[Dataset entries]
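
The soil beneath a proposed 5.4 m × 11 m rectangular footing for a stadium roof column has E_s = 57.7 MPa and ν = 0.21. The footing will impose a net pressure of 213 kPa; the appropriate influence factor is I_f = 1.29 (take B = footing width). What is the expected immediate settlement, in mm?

Immediate (elastic) settlement: S_e = q·B·(1−ν²)/E_s · I_f.
E_s = 57.7 MPa = 57700 kPa.
S_e = 213 × 5.4 × (1 − 0.21²) / 57700 × 1.29
    = 213 × 5.4 × 0.9559 / 57700 × 1.29
    = 0.02458 m = 24.58 mm

S_e ≈ 24.6 mm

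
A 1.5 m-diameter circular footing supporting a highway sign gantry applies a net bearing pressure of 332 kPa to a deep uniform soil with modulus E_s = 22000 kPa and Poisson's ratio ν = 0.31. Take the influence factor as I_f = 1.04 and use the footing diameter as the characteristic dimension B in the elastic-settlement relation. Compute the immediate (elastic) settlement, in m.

S_e ≈ 0.0213 m

Immediate (elastic) settlement: S_e = q·B·(1−ν²)/E_s · I_f.
S_e = 332 × 1.5 × (1 − 0.31²) / 22000 × 1.04
    = 332 × 1.5 × 0.9039 / 22000 × 1.04
    = 0.02128 m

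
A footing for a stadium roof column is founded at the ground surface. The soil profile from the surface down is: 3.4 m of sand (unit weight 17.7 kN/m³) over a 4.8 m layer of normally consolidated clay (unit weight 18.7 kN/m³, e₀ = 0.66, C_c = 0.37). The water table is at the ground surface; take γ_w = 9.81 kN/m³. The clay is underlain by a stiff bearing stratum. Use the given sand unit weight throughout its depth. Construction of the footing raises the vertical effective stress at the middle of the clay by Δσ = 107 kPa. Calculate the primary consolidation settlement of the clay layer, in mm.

Mid-depth of clay below the ground surface: z = 3.4 + 4.8/2 = 5.8 m.
Total vertical stress at mid-clay: σ_v = 17.7×3.4 + 18.7×2.4 = 105.06 kPa.
Pore pressure: u = 9.81×(5.8 − 0) = 56.898 kPa.
Initial effective stress: σ'_0 = σ_v − u = 105.06 − 56.898 = 48.162 kPa.
Final effective stress: σ'_f = σ'_0 + Δσ = 48.162 + 107 = 155.16 kPa.
Normally consolidated clay, so the full stress increment lies on the virgin compression line:
S_c = C_c·H/(1+e₀)·log₁₀(σ'_f/σ'_0) = 0.37×4.8/(1+0.66)×log₁₀(155.16/48.162)
    = 1.0699 × 0.50808 = 0.5436 m

S_c ≈ 544 mm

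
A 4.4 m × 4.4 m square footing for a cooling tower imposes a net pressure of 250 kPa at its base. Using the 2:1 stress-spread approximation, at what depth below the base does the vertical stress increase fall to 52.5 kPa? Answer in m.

z ≈ 5.2 m

2:1 spreading — at depth z the loaded area has grown by z in each plan dimension:
qB²/(B+z)² = Δσ_z ⇒ z = B(√(q/Δσ_z) − 1) = 4.4×(√(250/52.5) − 1) = 5.202 m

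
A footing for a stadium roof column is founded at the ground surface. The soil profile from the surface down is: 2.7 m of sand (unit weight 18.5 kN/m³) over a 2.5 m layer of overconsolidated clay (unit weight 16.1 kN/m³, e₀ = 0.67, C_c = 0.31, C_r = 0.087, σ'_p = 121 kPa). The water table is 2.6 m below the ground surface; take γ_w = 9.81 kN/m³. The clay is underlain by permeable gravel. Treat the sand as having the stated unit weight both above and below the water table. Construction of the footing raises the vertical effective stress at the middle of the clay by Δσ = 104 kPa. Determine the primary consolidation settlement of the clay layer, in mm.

Mid-depth of clay below the ground surface: z = 2.7 + 2.5/2 = 3.95 m.
Total vertical stress at mid-clay: σ_v = 18.5×2.7 + 16.1×1.25 = 70.075 kPa.
Pore pressure: u = 9.81×(3.95 − 2.6) = 13.244 kPa.
Initial effective stress: σ'_0 = σ_v − u = 70.075 − 13.244 = 56.831 kPa.
Final effective stress: σ'_f = 56.831 + 104 = 160.83 kPa.
σ'_f = 160.83 > σ'_p = 121 kPa, so the stress path crosses the preconsolidation pressure — recompression up to σ'_p, then virgin compression beyond:
S_c = H/(1+e₀)·[C_r·log₁₀(σ'_p/σ'_0) + C_c·log₁₀(σ'_f/σ'_p)]
    = 2.5/1.67 × [0.087×log₁₀(121/56.831) + 0.31×log₁₀(160.83/121)]
    = 1.497 × [0.028553 + 0.03831] = 0.1001 m

S_c ≈ 100 mm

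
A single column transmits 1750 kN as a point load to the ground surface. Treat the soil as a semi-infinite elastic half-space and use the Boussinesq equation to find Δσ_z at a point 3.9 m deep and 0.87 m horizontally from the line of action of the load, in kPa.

Δσ_z ≈ 48.7 kPa

Boussinesq vertical stress below a point load on an elastic half-space:
Δσ_z = 3P/(2πz²) · [1 + (r/z)²]^(−5/2)
r/z = 0.87/3.9 = 0.22308; [1+(r/z)²]^(−5/2) = 0.88567.
Δσ_z = 3×1750/(2π×3.9²) × 0.88567 = 54.935 × 0.88567 = 48.65 kPa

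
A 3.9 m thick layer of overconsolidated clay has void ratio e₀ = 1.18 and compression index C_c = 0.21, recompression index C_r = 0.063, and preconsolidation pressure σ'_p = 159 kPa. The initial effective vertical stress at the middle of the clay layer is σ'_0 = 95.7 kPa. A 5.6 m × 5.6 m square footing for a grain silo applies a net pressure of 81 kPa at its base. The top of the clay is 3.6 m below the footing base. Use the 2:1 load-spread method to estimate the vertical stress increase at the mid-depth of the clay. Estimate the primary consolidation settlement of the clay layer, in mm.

S_c ≈ 9.47 mm

Mid-depth of clay below the footing base: z = 3.6 + 3.9/2 = 5.55 m.
Stress increase at mid-clay by the 2:1 spreading method:
Δσ = qBL/((B+z)(L+z)) = 81×5.6×5.6/((5.6+5.55)(5.6+5.55)) = 20.432 kPa
Final effective stress: σ'_f = 95.7 + 20.432 = 116.13 kPa.
σ'_f = 116.13 ≤ σ'_p = 159 kPa, so the clay remains overconsolidated and only the recompression index applies:
S_c = C_r·H/(1+e₀)·log₁₀(σ'_f/σ'_0) = 0.063×3.9/2.18×log₁₀(116.13/95.7)
    = 0.11271 × 0.084032 = 0.009471 m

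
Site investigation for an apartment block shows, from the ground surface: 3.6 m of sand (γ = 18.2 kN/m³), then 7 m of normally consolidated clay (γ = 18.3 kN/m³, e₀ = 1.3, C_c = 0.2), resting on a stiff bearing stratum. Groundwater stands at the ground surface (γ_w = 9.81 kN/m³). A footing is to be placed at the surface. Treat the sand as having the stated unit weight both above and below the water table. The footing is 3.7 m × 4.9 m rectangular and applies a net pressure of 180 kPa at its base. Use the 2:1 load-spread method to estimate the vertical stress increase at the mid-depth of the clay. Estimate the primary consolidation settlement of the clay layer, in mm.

S_c ≈ 92.7 mm

Mid-depth of clay below the ground surface: z = 3.6 + 7/2 = 7.1 m.
Total vertical stress at mid-clay: σ_v = 18.2×3.6 + 18.3×3.5 = 129.57 kPa.
Pore pressure: u = 9.81×(7.1 − 0) = 69.651 kPa.
Initial effective stress: σ'_0 = σ_v − u = 129.57 − 69.651 = 59.919 kPa.
Stress increase at mid-clay by the 2:1 spreading method:
Δσ = qBL/((B+z)(L+z)) = 180×3.7×4.9/((3.7+7.1)(4.9+7.1)) = 25.181 kPa
Final effective stress: σ'_f = σ'_0 + Δσ = 59.919 + 25.181 = 85.1 kPa.
Normally consolidated clay, so the full stress increment lies on the virgin compression line:
S_c = C_c·H/(1+e₀)·log₁₀(σ'_f/σ'_0) = 0.2×7/(1+1.3)×log₁₀(85.1/59.919)
    = 0.6087 × 0.15237 = 0.09275 m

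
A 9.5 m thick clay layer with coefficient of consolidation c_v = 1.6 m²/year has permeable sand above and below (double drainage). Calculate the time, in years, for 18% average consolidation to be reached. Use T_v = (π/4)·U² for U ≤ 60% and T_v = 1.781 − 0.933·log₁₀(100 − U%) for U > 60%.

t ≈ 0.359 years

Drainage path length: H_d = H/2 = 4.75 m (double drainage).
U ≤ 60%: T_v = (π/4)·U² = (π/4)×0.18² = 0.025447.
t = T_v·H_d²/c_v = 0.025447×4.75²/1.6 = 0.3588 years.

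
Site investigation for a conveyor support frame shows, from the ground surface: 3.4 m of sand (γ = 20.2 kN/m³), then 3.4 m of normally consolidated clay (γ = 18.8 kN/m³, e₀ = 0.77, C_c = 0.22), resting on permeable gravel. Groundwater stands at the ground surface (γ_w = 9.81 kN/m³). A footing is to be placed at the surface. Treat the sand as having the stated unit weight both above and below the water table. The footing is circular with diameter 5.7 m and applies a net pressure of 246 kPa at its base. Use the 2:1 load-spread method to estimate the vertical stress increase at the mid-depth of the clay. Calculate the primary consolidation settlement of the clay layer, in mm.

S_c ≈ 157 mm

Mid-depth of clay below the ground surface: z = 3.4 + 3.4/2 = 5.1 m.
Total vertical stress at mid-clay: σ_v = 20.2×3.4 + 18.8×1.7 = 100.64 kPa.
Pore pressure: u = 9.81×(5.1 − 0) = 50.031 kPa.
Initial effective stress: σ'_0 = σ_v − u = 100.64 − 50.031 = 50.609 kPa.
Stress increase at mid-clay by the 2:1 spreading method:
Δσ ≈ qD²/(D+z)² = 246×5.7²/(5.7+5.1)² = 68.523 kPa
Final effective stress: σ'_f = σ'_0 + Δσ = 50.609 + 68.523 = 119.13 kPa.
Normally consolidated clay, so the full stress increment lies on the virgin compression line:
S_c = C_c·H/(1+e₀)·log₁₀(σ'_f/σ'_0) = 0.22×3.4/(1+0.77)×log₁₀(119.13/50.609)
    = 0.4226 × 0.37179 = 0.1571 m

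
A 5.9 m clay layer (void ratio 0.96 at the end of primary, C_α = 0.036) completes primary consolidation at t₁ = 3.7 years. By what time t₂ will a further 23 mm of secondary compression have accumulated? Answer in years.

S_s = C_α·H/(1+e_p)·log₁₀(t₂/t₁) ⇒ log₁₀(t₂/t₁) = S_s·(1+e_p)/(C_α·H).
log₁₀(t₂/t₁) = 0.023 × (1+0.96) / (0.036×5.9) = 0.2122
t₂ = t₁ × 10^0.2122 = 3.7 × 1.63 = 6.032 years

t₂ ≈ 6.03 years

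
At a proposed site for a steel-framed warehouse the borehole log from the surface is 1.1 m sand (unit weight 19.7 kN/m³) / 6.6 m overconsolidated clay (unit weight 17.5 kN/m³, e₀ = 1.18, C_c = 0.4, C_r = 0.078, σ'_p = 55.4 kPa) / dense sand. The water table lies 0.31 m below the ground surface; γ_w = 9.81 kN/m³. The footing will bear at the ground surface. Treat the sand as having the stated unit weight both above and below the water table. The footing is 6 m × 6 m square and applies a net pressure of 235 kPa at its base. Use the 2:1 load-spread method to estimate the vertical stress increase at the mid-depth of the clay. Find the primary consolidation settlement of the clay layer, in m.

S_c ≈ 0.431 m

Mid-depth of clay below the ground surface: z = 1.1 + 6.6/2 = 4.4 m.
Total vertical stress at mid-clay: σ_v = 19.7×1.1 + 17.5×3.3 = 79.42 kPa.
Pore pressure: u = 9.81×(4.4 − 0.31) = 40.123 kPa.
Initial effective stress: σ'_0 = σ_v − u = 79.42 − 40.123 = 39.297 kPa.
Stress increase at mid-clay by the 2:1 spreading method:
Δσ = qBL/((B+z)(L+z)) = 235×6×6/((6+4.4)(6+4.4)) = 78.217 kPa
Final effective stress: σ'_f = 39.297 + 78.217 = 117.51 kPa.
σ'_f = 117.51 > σ'_p = 55.4 kPa, so the stress path crosses the preconsolidation pressure — recompression up to σ'_p, then virgin compression beyond:
S_c = H/(1+e₀)·[C_r·log₁₀(σ'_p/σ'_0) + C_c·log₁₀(σ'_f/σ'_p)]
    = 6.6/2.18 × [0.078×log₁₀(55.4/39.297) + 0.4×log₁₀(117.51/55.4)]
    = 3.0275 × [0.011634 + 0.13063] = 0.4307 m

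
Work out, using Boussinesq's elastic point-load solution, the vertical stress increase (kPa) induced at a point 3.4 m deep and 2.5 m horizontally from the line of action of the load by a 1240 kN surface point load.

Boussinesq vertical stress below a point load on an elastic half-space:
Δσ_z = 3P/(2πz²) · [1 + (r/z)²]^(−5/2)
r/z = 2.5/3.4 = 0.73529; [1+(r/z)²]^(−5/2) = 0.33942.
Δσ_z = 3×1240/(2π×3.4²) × 0.33942 = 51.216 × 0.33942 = 17.38 kPa

Δσ_z ≈ 17.4 kPa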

How to complete this task: Word for word, restate the lines running from the one containing "Work out, using" through the final line of the records above, and nothing besides.

Expected answer:
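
Work out, using Boussinesq's elastic point-load solution, the vertical stress increase (kPa) induced at a point 3.4 m deep and 2.5 m horizontally from the line of action of the load by a 1240 kN surface point load.

Boussinesq vertical stress below a point load on an elastic half-space:
Δσ_z = 3P/(2πz²) · [1 + (r/z)²]^(−5/2)
r/z = 2.5/3.4 = 0.73529; [1+(r/z)²]^(−5/2) = 0.33942.
Δσ_z = 3×1240/(2π×3.4²) × 0.33942 = 51.216 × 0.33942 = 17.38 kPa

Δσ_z ≈ 17.4 kPa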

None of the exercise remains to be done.